Report each line of the records where "symmetrically" occurs.
====== Exercise material
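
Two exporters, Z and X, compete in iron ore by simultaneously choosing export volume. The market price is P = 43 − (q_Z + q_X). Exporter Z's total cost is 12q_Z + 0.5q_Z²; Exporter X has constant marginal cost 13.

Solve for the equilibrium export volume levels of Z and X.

Exporter Z's profit: π = q_Z(43 − (q_Z + q_X)) − 12q_Z − 0.5q_Z².
∂π/∂q_Z = 31 − 3q_Z − q_X = 0, so q_Z = 31/3 − (1/3)q_X.
For X: ∂π/∂q_X = 30 − 2q_X − q_Z = 0 ⇒ q_X = 15 − 0.5q_Z.
Substituting the second reaction function into the first: q_Z = 31/3 − (1/3)(15 − 0.5q_Z), which gives (5/6)q_Z = 16/3 ⇒ q_Z = 6.4.
Then q_X = 15 − 0.5·6.4 = 11.8.

6.4, 11.8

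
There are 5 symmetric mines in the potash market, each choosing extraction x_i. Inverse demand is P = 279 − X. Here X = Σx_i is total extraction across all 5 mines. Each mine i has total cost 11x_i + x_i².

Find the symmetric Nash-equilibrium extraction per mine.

A representative mine's profit is π_i = x_i(279 − X) − 11x_i − x_i², with X = x_i + Σ_{j≠i} x_j.
First-order condition: 268 − 4x_i − Σ_{j≠i} x_j = 0.
With identical mines, set every x_j = x: then 268 − 4x − 4x = 0, i.e. x = 268/8 = 33.5.

33.5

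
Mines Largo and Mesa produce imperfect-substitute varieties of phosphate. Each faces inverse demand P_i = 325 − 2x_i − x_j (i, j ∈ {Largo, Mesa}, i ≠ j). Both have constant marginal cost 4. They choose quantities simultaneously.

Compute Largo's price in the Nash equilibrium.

132.4

Mine Largo's profit: π = x_{Largo}(325 − 2x_{Largo} − x_{Mesa}) − 4x_{Largo}.
∂π/∂x_{Largo} = 321 − 4x_{Largo} − x_{Mesa} = 0 ⇒ x_{Largo} = 80.25 − 0.25x_{Mesa}.
Setting x_{Largo} = x_{Mesa} in the reaction function: x_{Largo} = 80.25 − 0.25x_{Largo}, so x_{Largo} = 80.25 / 1.25 = 64.2.
P_{Largo} = 325 − 2·64.2 − 64.2 = 132.4.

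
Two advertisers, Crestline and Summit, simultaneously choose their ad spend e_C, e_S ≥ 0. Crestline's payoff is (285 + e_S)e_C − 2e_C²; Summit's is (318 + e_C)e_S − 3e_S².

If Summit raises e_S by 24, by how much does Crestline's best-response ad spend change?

6

Expanding Crestline's payoff: 285e_C + e_Se_C − 2e_C².
∂π/∂e_C = 285 + e_S − 4e_C = 0, so e_C = 71.25 + 0.25e_S.
The reaction-function slope is 0.25, so a 24-unit rise in e_S moves e_C by 0.25 × 24 = 6. Crestline's best response rises — the actions are strategic complements.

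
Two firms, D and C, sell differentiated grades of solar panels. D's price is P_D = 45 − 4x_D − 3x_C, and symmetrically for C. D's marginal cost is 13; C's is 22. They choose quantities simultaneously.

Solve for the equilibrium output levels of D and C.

3.4, 1.6

Firm D's profit: π = x_D(45 − 4x_D − 3x_C) − 13x_D.
∂π/∂x_D = 32 − 8x_D − 3x_C = 0 ⇒ x_D = 4 − 0.375x_C.
Similarly x_C = 2.875 − 0.375x_D.
Solving the two reaction functions simultaneously: (1 − (−0.375)(−0.375))x_D = 4 − 0.375·2.875, so (55/64)x_D = 187/64 and x_D = 3.4.
Then x_C = 2.875 − 0.375·3.4 = 1.6.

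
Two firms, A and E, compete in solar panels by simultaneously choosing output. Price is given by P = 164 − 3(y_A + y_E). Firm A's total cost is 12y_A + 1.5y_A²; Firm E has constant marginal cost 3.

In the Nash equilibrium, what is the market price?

69.2

Firm A's profit: π = y_A(164 − 3(y_A + y_E)) − 12y_A − 1.5y_A².
∂π/∂y_A = 152 − 9y_A − 3y_E = 0, so y_A = 152/9 − (1/3)y_E.
For E: ∂π/∂y_E = 161 − 6y_E − 3y_A = 0 ⇒ y_E = 161/6 − 0.5y_A.
Plugging y_E into A's best response: y_A = 152/9 − (1/3)(161/6 − 0.5y_A) ⇒ (5/6)y_A = 143/18, so y_A = 143/15.
Then y_E = 161/6 − 0.5·(143/15) = 331/15.
Equilibrium price: P = 164 − 3·31.6 = 69.2.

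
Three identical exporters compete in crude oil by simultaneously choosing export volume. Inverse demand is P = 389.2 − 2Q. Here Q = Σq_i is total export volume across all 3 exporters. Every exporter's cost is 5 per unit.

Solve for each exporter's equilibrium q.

48.025

A representative exporter's profit is π_i = q_i(389.2 − 2Q) − 5q_i, with Q = q_i + Σ_{j≠i} q_j.
First-order condition: 384.2 − 4q_i − 2Σ_{j≠i} q_j = 0.
Imposing symmetry (q_j = q for all j) turns Σ_{j≠i} q_j into 2q, so 384.2 = 8q and q = 48.025.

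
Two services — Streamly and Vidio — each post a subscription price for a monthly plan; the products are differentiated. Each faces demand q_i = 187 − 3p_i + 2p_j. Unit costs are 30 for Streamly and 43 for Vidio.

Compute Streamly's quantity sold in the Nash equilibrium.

125.0625

Streamly's profit: π = (p_{Streamly} − 30)(187 − 3p_{Streamly} + 2p_{Vidio}).
∂π/∂p_{Streamly} = 277 − 6p_{Streamly} + 2p_{Vidio} = 0 ⇒ p_{Streamly} = 277/6 + (1/3)p_{Vidio}.
Similarly p_{Vidio} = 158/3 + (1/3)p_{Streamly}.
Solving the two reaction functions simultaneously: (1 − (1/3)(1/3))p_{Streamly} = 277/6 + (1/3)·(158/3), so (8/9)p_{Streamly} = 1147/18 and p_{Streamly} = 71.6875.
Then p_{Vidio} = 158/3 + (1/3)·71.6875 = 76.5625.
q_{Streamly} = 187 − 3·71.6875 + 2·76.5625 = 125.0625.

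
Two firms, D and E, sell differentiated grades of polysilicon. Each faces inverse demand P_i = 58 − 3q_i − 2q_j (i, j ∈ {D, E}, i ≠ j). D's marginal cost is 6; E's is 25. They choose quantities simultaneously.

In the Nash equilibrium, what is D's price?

29.0625

Firm D's profit: π = q_D(58 − 3q_D − 2q_E) − 6q_D.
∂π/∂q_D = 52 − 6q_D − 2q_E = 0 ⇒ q_D = 26/3 − (1/3)q_E.
Similarly q_E = 5.5 − (1/3)q_D.
Plugging q_E into D's best response: q_D = 26/3 − (1/3)(5.5 − (1/3)q_D) ⇒ (8/9)q_D = 41/6, so q_D = 7.6875.
Then q_E = 5.5 − (1/3)·7.6875 = 2.9375.
P_D = 58 − 3·7.6875 − 2·2.9375 = 29.0625.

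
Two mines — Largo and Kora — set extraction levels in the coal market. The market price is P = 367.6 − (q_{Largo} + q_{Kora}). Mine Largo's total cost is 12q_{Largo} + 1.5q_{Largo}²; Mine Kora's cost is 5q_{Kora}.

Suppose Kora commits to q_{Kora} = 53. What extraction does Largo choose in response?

60.52

Mine Largo's profit: π = q_{Largo}(367.6 − (q_{Largo} + q_{Kora})) − 12q_{Largo} − 1.5q_{Largo}².
∂π/∂q_{Largo} = 355.6 − 5q_{Largo} − q_{Kora} = 0, so q_{Largo} = 71.12 − 0.2q_{Kora}.
At q_{Kora} = 53: q_{Largo} = 71.12 − 0.2·53 = 60.52.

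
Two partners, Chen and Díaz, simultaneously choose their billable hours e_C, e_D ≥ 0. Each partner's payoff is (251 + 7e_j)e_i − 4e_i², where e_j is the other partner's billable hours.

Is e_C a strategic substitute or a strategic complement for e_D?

strategic complements

Chen's payoff is (251 + 7e_D)e_C − 4e_C².
∂π/∂e_C = 251 + 7e_D − 8e_C = 0, so e_C = 31.375 + 0.875e_D.
The best-response slope de_C/de_D = 0.875 > 0: the reaction function is upward-sloping, so the choices are strategic complements.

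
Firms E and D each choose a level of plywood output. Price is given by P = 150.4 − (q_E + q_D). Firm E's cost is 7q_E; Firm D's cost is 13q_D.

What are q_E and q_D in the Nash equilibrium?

49.8, 43.8

Firm E's profit: π = q_E(150.4 − (q_E + q_D)) − 7q_E.
∂π/∂q_E = 143.4 − 2q_E − q_D = 0, so q_E = 71.7 − 0.5q_D.
By the same steps for D: q_D = 68.7 − 0.5q_E.
Plugging q_D into E's best response: q_E = 71.7 − 0.5(68.7 − 0.5q_E) ⇒ 0.75q_E = 37.35, so q_E = 49.8.
Then q_D = 68.7 − 0.5·49.8 = 43.8.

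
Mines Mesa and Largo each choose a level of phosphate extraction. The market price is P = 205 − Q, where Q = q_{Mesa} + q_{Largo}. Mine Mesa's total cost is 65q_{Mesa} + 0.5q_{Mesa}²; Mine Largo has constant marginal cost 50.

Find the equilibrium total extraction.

90

Mine Mesa's profit: π = q_{Mesa}(205 − (q_{Mesa} + q_{Largo})) − 65q_{Mesa} − 0.5q_{Mesa}².
∂π/∂q_{Mesa} = 140 − 3q_{Mesa} − q_{Largo} = 0, so q_{Mesa} = 140/3 − (1/3)q_{Largo}.
For Largo: ∂π/∂q_{Largo} = 155 − 2q_{Largo} − q_{Mesa} = 0 ⇒ q_{Largo} = 77.5 − 0.5q_{Mesa}.
Substituting the second reaction function into the first: q_{Mesa} = 140/3 − (1/3)(77.5 − 0.5q_{Mesa}), which gives (5/6)q_{Mesa} = 125/6 ⇒ q_{Mesa} = 25.
Then q_{Largo} = 77.5 − 0.5·25 = 65.
Total extraction: 25 + 65 = 90.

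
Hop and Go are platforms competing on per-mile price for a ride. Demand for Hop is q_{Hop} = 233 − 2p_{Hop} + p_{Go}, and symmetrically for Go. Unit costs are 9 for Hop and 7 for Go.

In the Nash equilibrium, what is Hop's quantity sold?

148.8

Hop's profit: π = (p_{Hop} − 9)(233 − 2p_{Hop} + p_{Go}).
∂π/∂p_{Hop} = 251 − 4p_{Hop} + p_{Go} = 0 ⇒ p_{Hop} = 62.75 + 0.25p_{Go}.
Similarly p_{Go} = 61.75 + 0.25p_{Hop}.
Plugging p_{Go} into Hop's best response: p_{Hop} = 62.75 + 0.25(61.75 + 0.25p_{Hop}) ⇒ 0.9375p_{Hop} = 78.1875, so p_{Hop} = 83.4.
Then p_{Go} = 61.75 + 0.25·83.4 = 82.6.
q_{Hop} = 233 − 2·83.4 + 82.6 = 148.8.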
============
• _Output of the task_
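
Two firms, D and C, sell differentiated grades of solar panels. D's price is P_D = 45 − 4x_D − 3x_C, and symmetrically for C. D's marginal cost is 13; C's is 22. They choose quantities simultaneously.
Hop and Go are platforms competing on per-mile price for a ride. Demand for Hop is q_{Hop} = 233 − 2p_{Hop} + p_{Go}, and symmetrically for Go. Unit costs are 9 for Hop and 7 for Go.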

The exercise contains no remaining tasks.